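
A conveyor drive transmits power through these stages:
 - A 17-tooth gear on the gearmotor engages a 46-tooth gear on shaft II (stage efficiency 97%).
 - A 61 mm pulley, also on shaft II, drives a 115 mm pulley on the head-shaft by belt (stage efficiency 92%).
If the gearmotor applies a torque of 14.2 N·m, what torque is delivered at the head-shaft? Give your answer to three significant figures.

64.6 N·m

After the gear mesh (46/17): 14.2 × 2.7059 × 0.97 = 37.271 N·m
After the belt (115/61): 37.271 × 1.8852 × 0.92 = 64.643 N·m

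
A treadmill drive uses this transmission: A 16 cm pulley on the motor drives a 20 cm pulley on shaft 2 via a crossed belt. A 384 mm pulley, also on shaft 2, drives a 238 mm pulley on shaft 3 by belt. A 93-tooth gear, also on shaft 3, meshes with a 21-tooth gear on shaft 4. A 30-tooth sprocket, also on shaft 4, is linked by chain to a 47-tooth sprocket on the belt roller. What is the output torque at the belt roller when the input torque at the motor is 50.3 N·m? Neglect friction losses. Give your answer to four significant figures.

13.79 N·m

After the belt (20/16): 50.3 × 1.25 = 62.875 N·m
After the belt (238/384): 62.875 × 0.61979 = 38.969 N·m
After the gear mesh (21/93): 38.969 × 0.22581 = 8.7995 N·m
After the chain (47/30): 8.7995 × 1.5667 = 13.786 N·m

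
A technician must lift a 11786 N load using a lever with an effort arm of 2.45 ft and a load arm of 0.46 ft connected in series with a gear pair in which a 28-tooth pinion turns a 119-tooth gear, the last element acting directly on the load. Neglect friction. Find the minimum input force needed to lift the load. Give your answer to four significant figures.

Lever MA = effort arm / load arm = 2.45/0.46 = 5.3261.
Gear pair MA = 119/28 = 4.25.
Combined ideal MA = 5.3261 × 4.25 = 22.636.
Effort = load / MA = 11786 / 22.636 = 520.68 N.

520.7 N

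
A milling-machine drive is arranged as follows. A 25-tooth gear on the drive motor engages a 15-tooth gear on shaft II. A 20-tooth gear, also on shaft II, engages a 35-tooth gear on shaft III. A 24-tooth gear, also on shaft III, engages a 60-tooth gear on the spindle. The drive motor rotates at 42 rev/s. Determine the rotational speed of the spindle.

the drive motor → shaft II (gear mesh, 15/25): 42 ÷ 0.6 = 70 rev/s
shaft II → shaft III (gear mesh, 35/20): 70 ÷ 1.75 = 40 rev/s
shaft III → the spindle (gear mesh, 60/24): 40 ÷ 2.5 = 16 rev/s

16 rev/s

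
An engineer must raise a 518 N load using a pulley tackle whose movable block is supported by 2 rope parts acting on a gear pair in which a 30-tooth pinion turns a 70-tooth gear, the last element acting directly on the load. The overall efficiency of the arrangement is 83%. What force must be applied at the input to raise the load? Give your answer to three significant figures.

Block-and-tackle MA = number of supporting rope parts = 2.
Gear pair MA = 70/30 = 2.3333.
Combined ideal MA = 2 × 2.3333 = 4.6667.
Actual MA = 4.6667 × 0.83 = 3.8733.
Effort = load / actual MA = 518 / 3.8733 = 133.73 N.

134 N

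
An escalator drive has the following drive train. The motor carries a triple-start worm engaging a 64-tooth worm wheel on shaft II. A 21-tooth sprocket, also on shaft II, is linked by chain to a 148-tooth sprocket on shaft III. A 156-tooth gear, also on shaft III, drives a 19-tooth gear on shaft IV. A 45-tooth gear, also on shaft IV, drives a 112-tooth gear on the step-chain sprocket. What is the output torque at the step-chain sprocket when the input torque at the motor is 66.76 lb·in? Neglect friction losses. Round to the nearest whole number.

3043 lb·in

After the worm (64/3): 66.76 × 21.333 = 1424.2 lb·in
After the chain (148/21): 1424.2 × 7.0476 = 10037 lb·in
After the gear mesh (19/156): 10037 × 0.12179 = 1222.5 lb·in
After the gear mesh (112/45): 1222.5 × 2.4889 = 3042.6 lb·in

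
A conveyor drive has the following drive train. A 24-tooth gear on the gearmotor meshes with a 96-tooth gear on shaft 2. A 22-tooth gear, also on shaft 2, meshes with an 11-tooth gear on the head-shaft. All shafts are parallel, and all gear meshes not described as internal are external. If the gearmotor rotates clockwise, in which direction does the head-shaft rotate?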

| WHAT IS EXPECTED |
Exactly the lines running from the top of the records to the line that contains "- A 61 mm pulley, also", inclusive, must be set down, and nothing more.

| ANSWER FOR THIS EXERCISE |
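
A conveyor drive transmits power through these stages:
 - A 17-tooth gear on the gearmotor engages a 46-tooth gear on shaft II (stage efficiency 97%).
 - A 61 mm pulley, also on shaft II, drives a 115 mm pulley on the head-shaft by belt (stage efficiency 92%).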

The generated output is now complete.